_What to produce:_
Go to the line containing "disclosure on file" in the records below and print it and every following line exactly, on through the line containing "three stories? yes", then stop.

---- Dataset content

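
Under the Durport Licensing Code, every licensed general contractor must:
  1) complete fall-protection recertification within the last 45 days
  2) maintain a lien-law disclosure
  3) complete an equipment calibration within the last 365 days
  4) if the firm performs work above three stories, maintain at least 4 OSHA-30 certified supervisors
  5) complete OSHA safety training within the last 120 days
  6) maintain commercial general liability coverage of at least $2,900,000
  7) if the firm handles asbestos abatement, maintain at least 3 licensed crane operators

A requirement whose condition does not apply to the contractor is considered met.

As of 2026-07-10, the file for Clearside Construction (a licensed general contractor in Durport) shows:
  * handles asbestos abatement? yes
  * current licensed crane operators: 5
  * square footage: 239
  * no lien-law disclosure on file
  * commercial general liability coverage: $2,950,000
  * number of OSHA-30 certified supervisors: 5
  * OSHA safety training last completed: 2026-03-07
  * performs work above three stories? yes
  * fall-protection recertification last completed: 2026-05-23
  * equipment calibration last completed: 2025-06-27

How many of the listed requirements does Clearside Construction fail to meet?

4

1. fall-protection recertification 48 days ago vs limit 45 → not met
2. lien-law disclosure absent → not met
3. equipment calibration 378 days ago vs limit 365 → not met
4. condition 'performs work above three stories' holds; OSHA-30 certified supervisors 5 ≥ 4 → met
5. OSHA safety training 125 days ago vs limit 120 → not met
6. commercial general liability coverage $2,950,000 ≥ $2,900,000 → met
7. condition 'handles asbestos abatement' holds; licensed crane operators 5 ≥ 3 → met
Not met: 4 of 7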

--------

_Response for this exercise:_
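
  * no lien-law disclosure on file
  * commercial general liability coverage: $2,950,000
  * number of OSHA-30 certified supervisors: 5
  * OSHA safety training last completed: 2026-03-07
  * performs work above three stories? yes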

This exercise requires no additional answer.